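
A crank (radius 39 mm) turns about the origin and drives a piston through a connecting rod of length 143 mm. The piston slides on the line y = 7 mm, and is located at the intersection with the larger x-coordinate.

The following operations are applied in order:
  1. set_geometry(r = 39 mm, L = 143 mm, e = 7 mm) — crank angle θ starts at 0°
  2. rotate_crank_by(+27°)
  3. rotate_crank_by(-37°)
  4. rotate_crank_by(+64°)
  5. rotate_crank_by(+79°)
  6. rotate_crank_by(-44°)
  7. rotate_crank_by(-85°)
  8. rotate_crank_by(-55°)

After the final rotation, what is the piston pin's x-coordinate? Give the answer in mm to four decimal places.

162.5908

set_geometry: r = 39 mm, L = 143 mm, e = 7 mm; θ ← 0°
rotate_crank_by(+27°): θ ← 0° +27° = 27°
rotate_crank_by(-37°): θ ← 27° -37° = -10°
rotate_crank_by(+64°): θ ← -10° +64° = 54°
rotate_crank_by(+79°): θ ← 54° +79° = 133°
rotate_crank_by(-44°): θ ← 133° -44° = 89°
rotate_crank_by(-85°): θ ← 89° -85° = 4°
rotate_crank_by(-55°): θ ← 4° -55° = -51°
crank pin P = (r cos θ, r sin θ) = (24.543495, -30.308692)
h = r sin θ − e = -30.308692 − 7 = -37.308692
x = r cos θ + √(L² − h²) = 24.543495 + √(20449.0 − 1391.9385) = 24.543495 + 138.047316 = 162.590811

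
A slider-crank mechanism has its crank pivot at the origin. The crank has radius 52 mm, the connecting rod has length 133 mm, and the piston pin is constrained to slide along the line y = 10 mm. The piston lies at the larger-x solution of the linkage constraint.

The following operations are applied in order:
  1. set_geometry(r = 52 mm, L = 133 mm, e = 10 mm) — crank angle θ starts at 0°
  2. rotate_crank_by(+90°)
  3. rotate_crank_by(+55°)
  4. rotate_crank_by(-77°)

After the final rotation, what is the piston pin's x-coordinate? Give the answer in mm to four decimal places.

146.8716

set_geometry: r = 52 mm, L = 133 mm, e = 10 mm; θ ← 0°
rotate_crank_by(+90°): θ ← 0° +90° = 90°
rotate_crank_by(+55°): θ ← 90° +55° = 145°
rotate_crank_by(-77°): θ ← 145° -77° = 68°
crank pin P = (r cos θ, r sin θ) = (19.479543, 48.213560)
h = r sin θ − e = 48.213560 − 10 = 38.213560
x = r cos θ + √(L² − h²) = 19.479543 + √(17689.0 − 1460.2762) = 19.479543 + 127.392008 = 146.871551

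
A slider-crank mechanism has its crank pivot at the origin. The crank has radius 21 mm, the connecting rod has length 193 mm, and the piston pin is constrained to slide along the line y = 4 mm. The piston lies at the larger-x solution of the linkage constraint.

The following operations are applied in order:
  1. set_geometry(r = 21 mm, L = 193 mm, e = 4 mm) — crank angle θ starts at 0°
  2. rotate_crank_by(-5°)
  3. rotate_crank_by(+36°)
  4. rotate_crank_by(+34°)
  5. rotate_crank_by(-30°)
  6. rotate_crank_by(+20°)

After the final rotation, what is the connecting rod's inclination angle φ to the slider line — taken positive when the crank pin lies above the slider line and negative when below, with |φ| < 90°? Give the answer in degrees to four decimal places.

set_geometry: r = 21 mm, L = 193 mm, e = 4 mm; θ ← 0°
rotate_crank_by(-5°): θ ← 0° -5° = -5°
rotate_crank_by(+36°): θ ← -5° +36° = 31°
rotate_crank_by(+34°): θ ← 31° +34° = 65°
rotate_crank_by(-30°): θ ← 65° -30° = 35°
rotate_crank_by(+20°): θ ← 35° +20° = 55°
crank pin P = (r cos θ, r sin θ) = (12.045105, 17.202193)
h = r sin θ − e = 17.202193 − 4 = 13.202193
sin φ = h / L = 13.202193 / 193 = 0.06840514
φ = arcsin(0.06840514) = 3.922389°

3.9224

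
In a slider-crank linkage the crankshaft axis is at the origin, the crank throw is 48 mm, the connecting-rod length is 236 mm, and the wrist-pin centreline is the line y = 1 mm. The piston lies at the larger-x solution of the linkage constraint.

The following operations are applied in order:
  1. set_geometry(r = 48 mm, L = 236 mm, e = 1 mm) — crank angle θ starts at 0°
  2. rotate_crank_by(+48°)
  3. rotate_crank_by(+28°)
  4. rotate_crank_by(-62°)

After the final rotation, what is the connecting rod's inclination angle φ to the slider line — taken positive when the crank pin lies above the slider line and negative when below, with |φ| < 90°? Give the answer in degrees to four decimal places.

2.5773

set_geometry: r = 48 mm, L = 236 mm, e = 1 mm; θ ← 0°
rotate_crank_by(+48°): θ ← 0° +48° = 48°
rotate_crank_by(+28°): θ ← 48° +28° = 76°
rotate_crank_by(-62°): θ ← 76° -62° = 14°
crank pin P = (r cos θ, r sin θ) = (46.574195, 11.612251)
h = r sin θ − e = 11.612251 − 1 = 10.612251
sin φ = h / L = 10.612251 / 236 = 0.04496717
φ = arcsin(0.04496717) = 2.577298°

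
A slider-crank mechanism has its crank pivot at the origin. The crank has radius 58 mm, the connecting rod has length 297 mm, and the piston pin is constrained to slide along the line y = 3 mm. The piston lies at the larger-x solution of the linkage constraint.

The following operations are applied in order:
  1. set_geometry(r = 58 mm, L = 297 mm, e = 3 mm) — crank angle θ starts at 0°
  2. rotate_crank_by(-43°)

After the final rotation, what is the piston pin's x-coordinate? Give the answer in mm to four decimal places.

set_geometry: r = 58 mm, L = 297 mm, e = 3 mm; θ ← 0°
rotate_crank_by(-43°): θ ← 0° -43° = -43°
crank pin P = (r cos θ, r sin θ) = (42.418515, -39.555905)
h = r sin θ − e = -39.555905 − 3 = -42.555905
x = r cos θ + √(L² − h²) = 42.418515 + √(88209.0 − 1811.0050) = 42.418515 + 293.935358 = 336.353873

336.3539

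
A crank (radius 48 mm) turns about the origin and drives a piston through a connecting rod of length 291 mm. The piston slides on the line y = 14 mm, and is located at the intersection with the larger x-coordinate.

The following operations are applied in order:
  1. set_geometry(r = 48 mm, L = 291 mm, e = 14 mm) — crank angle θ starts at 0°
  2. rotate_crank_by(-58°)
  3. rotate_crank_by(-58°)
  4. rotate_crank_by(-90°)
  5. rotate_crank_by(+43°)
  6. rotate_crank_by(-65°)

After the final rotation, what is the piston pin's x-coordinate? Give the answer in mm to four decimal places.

set_geometry: r = 48 mm, L = 291 mm, e = 14 mm; θ ← 0°
rotate_crank_by(-58°): θ ← 0° -58° = -58°
rotate_crank_by(-58°): θ ← -58° -58° = -116°
rotate_crank_by(-90°): θ ← -116° -90° = -206°
rotate_crank_by(+43°): θ ← -206° +43° = -163°
rotate_crank_by(-65°): θ ← -163° -65° = -228°
crank pin P = (r cos θ, r sin θ) = (-32.118269, 35.670952)
h = r sin θ − e = 35.670952 − 14 = 21.670952
x = r cos θ + √(L² − h²) = -32.118269 + √(84681.0 − 469.6301) = -32.118269 + 290.191953 = 258.073684

258.0737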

━━━━━━━━━━

An exact copy of the lines above, from the one containing "5. rotate_crank_by(+79°)" through the one containing "8. rotate_crank_by(-55°)", is the whole of the answer.

Finished exercise:
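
  5. rotate_crank_by(+79°)
  6. rotate_crank_by(-44°)
  7. rotate_crank_by(-85°)
  8. rotate_crank_by(-55°)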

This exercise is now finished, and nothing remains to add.